[[ PROVIDED ENTRIES, beginning ]]

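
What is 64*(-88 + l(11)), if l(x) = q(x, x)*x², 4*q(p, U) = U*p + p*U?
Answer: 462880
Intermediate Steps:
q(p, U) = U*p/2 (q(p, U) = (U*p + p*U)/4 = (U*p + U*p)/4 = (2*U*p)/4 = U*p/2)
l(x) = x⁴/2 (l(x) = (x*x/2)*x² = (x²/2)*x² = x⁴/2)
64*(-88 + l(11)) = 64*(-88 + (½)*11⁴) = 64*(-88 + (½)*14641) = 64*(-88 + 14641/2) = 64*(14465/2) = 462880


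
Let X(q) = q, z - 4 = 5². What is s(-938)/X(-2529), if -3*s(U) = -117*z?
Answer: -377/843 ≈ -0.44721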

[[ PROVIDED ENTRIES, end ]]
[[ PROVIDED ENTRIES, beginning ]]

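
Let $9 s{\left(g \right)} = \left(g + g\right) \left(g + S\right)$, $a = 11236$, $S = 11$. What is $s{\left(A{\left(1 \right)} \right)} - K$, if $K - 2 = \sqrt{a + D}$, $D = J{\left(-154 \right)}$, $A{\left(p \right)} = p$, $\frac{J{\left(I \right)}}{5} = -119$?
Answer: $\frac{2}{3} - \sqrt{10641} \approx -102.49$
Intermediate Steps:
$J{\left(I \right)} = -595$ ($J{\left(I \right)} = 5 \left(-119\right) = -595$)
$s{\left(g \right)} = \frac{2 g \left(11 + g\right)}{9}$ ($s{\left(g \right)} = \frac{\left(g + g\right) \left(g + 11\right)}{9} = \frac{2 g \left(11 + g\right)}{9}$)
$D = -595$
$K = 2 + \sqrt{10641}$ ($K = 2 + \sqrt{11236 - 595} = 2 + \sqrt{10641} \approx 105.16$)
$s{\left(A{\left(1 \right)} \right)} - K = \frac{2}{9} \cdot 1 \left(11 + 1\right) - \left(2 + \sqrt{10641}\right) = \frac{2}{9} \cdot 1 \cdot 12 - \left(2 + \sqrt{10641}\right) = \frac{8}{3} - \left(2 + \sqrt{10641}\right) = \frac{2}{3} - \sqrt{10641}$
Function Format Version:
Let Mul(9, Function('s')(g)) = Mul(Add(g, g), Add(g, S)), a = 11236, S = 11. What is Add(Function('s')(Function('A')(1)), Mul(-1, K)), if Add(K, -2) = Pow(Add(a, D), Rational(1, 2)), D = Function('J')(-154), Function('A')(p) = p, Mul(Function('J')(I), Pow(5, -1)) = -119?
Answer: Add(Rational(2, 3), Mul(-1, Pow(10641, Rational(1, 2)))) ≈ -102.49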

[[ PROVIDED ENTRIES, end ]]

## YOUR ASSIGNMENT
Using the listing above, return word for word each line from the one that has "Answer: 462880" through the one that has "Answer: -377/843 ≈ -0.44721", and no line outside that range.

## ANSWER AREA
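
Answer: 462880
Intermediate Steps:
q(p, U) = U*p/2 (q(p, U) = (U*p + p*U)/4 = (U*p + U*p)/4 = (2*U*p)/4 = U*p/2)
l(x) = x⁴/2 (l(x) = (x*x/2)*x² = (x²/2)*x² = x⁴/2)
64*(-88 + l(11)) = 64*(-88 + (½)*11⁴) = 64*(-88 + (½)*14641) = 64*(-88 + 14641/2) = 64*(14465/2) = 462880


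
Let X(q) = q, z - 4 = 5². What is s(-938)/X(-2529), if -3*s(U) = -117*z?
Answer: -377/843 ≈ -0.44721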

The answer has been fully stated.